----- INFORMATION SHOWN -----

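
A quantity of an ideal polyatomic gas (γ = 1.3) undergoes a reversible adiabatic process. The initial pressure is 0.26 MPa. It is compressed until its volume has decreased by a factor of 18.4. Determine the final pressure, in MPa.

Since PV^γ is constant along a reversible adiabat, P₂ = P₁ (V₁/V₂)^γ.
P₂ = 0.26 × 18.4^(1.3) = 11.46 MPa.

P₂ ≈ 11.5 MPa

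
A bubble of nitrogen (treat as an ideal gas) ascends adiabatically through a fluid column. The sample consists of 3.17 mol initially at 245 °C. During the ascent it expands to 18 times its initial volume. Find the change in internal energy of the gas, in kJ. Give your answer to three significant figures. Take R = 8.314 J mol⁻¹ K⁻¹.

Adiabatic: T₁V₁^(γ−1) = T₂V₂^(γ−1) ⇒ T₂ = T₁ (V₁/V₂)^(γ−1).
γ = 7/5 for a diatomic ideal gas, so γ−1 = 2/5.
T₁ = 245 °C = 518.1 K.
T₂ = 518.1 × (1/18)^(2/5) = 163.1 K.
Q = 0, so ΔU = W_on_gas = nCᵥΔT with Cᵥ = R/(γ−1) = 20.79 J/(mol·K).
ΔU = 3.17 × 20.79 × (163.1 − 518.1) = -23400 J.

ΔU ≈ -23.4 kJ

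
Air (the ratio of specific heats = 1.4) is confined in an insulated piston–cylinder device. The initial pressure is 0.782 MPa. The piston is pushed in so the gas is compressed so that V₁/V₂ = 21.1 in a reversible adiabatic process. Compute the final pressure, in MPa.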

-----
----- INFORMATION SHOWN -----

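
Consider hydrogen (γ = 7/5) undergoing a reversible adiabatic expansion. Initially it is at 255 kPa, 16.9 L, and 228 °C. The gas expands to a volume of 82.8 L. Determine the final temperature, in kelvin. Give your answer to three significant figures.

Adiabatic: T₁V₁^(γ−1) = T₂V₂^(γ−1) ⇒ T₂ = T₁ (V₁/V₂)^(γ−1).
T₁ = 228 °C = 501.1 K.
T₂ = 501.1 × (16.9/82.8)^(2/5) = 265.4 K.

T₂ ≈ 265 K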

-----

WHAT NEEDS TO BE DONE:
For this exercise, please output exactly the lines above starting at the line with "A quantity of" and ending at the line with "Air (the ratio", ends included.

WRITTEN ANSWER:
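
A quantity of an ideal polyatomic gas (γ = 1.3) undergoes a reversible adiabatic process. The initial pressure is 0.26 MPa. It is compressed until its volume has decreased by a factor of 18.4. Determine the final pressure, in MPa.

Since PV^γ is constant along a reversible adiabat, P₂ = P₁ (V₁/V₂)^γ.
P₂ = 0.26 × 18.4^(1.3) = 11.46 MPa.

P₂ ≈ 11.5 MPa

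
A bubble of nitrogen (treat as an ideal gas) ascends adiabatically through a fluid column. The sample consists of 3.17 mol initially at 245 °C. During the ascent it expands to 18 times its initial volume. Find the change in internal energy of the gas, in kJ. Give your answer to three significant figures. Take R = 8.314 J mol⁻¹ K⁻¹.

Adiabatic: T₁V₁^(γ−1) = T₂V₂^(γ−1) ⇒ T₂ = T₁ (V₁/V₂)^(γ−1).
γ = 7/5 for a diatomic ideal gas, so γ−1 = 2/5.
T₁ = 245 °C = 518.1 K.
T₂ = 518.1 × (1/18)^(2/5) = 163.1 K.
Q = 0, so ΔU = W_on_gas = nCᵥΔT with Cᵥ = R/(γ−1) = 20.79 J/(mol·K).
ΔU = 3.17 × 20.79 × (163.1 − 518.1) = -23400 J.

ΔU ≈ -23.4 kJ

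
Air (the ratio of specific heats = 1.4) is confined in an insulated piston–cylinder device. The initial pressure is 0.782 MPa. The piston is pushed in so the gas is compressed so that V₁/V₂ = 21.1 in a reversible adiabatic process. Compute the final pressure, in MPa.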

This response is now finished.